■ What the exercise asks: Copy each line that contains the string "lactose", taking them from the material.

■ Data section:
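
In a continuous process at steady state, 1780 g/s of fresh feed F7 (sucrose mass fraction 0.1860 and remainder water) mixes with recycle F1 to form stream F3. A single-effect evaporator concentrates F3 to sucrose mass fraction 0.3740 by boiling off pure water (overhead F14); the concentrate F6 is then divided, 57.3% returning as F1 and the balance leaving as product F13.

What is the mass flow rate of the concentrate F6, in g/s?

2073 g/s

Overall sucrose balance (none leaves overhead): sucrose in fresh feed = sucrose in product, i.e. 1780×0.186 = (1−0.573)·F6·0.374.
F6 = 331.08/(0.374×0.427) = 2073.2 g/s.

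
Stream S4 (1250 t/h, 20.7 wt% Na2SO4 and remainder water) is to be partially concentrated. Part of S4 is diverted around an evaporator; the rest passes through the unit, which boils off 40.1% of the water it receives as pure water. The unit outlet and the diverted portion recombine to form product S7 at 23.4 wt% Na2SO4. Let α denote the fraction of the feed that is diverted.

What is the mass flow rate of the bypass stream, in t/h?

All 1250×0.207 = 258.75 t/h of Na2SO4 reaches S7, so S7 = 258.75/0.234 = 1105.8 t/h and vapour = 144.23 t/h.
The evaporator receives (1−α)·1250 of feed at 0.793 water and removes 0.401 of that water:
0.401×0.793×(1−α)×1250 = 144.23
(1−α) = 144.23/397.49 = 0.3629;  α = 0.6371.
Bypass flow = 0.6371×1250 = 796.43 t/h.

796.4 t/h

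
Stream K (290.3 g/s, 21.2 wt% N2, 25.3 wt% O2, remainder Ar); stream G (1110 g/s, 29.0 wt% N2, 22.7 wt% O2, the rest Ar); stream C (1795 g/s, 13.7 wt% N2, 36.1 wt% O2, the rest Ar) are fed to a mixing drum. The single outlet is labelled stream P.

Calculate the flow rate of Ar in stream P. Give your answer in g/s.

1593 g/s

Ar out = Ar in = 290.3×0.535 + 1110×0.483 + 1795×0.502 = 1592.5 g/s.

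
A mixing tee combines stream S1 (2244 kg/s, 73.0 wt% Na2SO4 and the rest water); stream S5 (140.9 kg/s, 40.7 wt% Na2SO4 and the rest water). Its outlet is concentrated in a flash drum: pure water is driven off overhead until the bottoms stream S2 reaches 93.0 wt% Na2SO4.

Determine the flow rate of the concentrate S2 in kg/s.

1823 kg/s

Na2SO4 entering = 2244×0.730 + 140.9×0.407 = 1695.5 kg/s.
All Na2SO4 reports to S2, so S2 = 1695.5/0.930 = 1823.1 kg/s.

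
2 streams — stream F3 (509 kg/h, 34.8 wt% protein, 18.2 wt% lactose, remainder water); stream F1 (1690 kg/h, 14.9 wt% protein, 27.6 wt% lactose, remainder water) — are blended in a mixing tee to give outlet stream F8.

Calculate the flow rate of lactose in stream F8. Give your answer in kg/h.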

■ Answer below:
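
2 streams — stream F3 (509 kg/h, 34.8 wt% protein, 18.2 wt% lactose, remainder water); stream F1 (1690 kg/h, 14.9 wt% protein, 27.6 wt% lactose, remainder water) — are blended in a mixing tee to give outlet stream F8.
Calculate the flow rate of lactose in stream F8. Give your answer in kg/h.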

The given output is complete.